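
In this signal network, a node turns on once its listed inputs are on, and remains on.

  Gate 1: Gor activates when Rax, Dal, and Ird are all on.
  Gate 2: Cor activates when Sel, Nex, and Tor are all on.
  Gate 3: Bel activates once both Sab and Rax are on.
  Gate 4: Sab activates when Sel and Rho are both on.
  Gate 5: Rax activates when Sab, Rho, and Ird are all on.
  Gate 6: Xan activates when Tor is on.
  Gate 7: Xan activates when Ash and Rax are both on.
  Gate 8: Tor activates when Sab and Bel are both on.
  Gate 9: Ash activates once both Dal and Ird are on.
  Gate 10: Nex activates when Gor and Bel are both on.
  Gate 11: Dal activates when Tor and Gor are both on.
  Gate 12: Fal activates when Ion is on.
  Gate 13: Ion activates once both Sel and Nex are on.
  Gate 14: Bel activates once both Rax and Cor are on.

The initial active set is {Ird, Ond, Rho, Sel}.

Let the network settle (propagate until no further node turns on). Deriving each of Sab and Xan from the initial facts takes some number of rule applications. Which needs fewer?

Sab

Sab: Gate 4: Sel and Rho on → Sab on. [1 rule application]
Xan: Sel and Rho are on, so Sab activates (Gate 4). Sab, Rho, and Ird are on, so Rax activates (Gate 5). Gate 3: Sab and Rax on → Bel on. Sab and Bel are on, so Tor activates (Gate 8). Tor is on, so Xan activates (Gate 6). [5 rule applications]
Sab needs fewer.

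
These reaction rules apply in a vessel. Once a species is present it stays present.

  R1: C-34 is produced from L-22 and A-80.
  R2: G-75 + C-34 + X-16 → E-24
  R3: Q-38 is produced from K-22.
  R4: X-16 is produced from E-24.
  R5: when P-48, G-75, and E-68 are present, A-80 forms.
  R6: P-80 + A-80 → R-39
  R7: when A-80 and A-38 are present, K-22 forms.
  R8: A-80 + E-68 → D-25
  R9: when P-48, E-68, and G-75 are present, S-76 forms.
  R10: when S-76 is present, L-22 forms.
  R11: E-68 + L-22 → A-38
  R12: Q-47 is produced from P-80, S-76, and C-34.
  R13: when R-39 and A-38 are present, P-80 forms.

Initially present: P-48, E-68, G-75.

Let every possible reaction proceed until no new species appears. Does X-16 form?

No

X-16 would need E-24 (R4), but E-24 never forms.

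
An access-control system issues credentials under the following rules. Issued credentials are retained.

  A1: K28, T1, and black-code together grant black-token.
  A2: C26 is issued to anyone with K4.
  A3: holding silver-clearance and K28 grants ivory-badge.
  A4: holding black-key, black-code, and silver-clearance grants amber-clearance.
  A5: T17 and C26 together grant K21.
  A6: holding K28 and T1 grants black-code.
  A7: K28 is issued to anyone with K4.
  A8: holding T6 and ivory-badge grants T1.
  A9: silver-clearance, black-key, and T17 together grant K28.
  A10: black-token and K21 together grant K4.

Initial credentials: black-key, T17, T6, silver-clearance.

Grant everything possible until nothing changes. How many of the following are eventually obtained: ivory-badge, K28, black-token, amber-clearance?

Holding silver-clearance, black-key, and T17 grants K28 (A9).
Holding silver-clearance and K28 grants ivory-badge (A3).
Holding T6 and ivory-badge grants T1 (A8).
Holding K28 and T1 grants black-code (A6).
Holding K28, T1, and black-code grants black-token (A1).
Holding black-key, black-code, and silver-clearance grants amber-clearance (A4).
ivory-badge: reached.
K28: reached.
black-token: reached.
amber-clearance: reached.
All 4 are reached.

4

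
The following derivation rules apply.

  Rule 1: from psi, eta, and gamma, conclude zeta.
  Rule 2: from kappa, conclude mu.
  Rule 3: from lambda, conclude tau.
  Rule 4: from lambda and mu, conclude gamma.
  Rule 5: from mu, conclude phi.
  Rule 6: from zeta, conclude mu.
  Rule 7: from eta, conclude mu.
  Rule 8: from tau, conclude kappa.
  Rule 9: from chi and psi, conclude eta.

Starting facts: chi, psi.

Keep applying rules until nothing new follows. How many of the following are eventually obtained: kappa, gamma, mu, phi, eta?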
# # # # # # #
Show every line of the data that includes the string "both".

ANSWER SPACE »
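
  Gate 3: Bel activates once both Sab and Rax are on.
  Gate 4: Sab activates when Sel and Rho are both on.
  Gate 7: Xan activates when Ash and Rax are both on.
  Gate 8: Tor activates when Sab and Bel are both on.
  Gate 9: Ash activates once both Dal and Ird are on.
  Gate 10: Nex activates when Gor and Bel are both on.
  Gate 11: Dal activates when Tor and Gor are both on.
  Gate 13: Ion activates once both Sel and Nex are on.
  Gate 14: Bel activates once both Rax and Cor are on.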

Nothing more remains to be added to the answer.